WHAT IS REQUIRED
Lines from the records below that contain the word "before" are to be copied out.

══ RECORDS FOR THIS TASK

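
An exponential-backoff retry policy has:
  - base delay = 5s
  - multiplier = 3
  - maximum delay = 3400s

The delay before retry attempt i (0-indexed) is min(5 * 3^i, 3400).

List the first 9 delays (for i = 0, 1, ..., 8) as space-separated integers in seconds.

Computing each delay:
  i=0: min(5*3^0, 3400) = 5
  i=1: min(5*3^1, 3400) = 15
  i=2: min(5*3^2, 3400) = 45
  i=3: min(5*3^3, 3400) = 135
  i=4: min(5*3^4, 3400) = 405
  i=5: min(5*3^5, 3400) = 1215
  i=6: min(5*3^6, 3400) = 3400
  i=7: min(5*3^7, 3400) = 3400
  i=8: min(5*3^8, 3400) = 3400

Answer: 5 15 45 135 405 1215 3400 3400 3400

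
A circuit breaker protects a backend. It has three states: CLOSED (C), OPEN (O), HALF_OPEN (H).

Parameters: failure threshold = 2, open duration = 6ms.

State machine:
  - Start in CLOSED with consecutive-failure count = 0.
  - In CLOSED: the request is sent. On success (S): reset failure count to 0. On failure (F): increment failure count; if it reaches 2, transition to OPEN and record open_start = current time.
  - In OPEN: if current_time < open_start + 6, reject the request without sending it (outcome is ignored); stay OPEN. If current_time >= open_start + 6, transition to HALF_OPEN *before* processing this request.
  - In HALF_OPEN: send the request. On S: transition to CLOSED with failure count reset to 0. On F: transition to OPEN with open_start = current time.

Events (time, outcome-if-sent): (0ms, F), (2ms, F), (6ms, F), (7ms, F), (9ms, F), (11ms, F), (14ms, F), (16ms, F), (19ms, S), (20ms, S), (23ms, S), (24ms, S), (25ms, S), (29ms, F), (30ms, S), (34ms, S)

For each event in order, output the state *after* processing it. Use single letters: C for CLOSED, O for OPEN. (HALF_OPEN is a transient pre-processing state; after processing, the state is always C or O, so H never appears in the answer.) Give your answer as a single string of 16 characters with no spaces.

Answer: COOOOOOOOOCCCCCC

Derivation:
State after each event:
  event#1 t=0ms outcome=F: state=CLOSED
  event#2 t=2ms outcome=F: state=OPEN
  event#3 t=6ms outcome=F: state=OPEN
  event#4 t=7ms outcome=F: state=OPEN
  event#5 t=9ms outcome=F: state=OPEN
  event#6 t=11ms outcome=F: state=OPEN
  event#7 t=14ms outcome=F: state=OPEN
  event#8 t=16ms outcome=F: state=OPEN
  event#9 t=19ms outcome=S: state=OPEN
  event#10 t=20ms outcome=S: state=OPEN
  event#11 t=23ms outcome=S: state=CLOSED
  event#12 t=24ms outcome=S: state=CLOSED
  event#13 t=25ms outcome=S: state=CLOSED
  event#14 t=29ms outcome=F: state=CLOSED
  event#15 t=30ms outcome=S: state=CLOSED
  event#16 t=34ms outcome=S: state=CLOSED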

════

ANSWER AREA
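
The delay before retry attempt i (0-indexed) is min(5 * 3^i, 3400).
  - In OPEN: if current_time < open_start + 6, reject the request without sending it (outcome is ignored); stay OPEN. If current_time >= open_start + 6, transition to HALF_OPEN *before* processing this request.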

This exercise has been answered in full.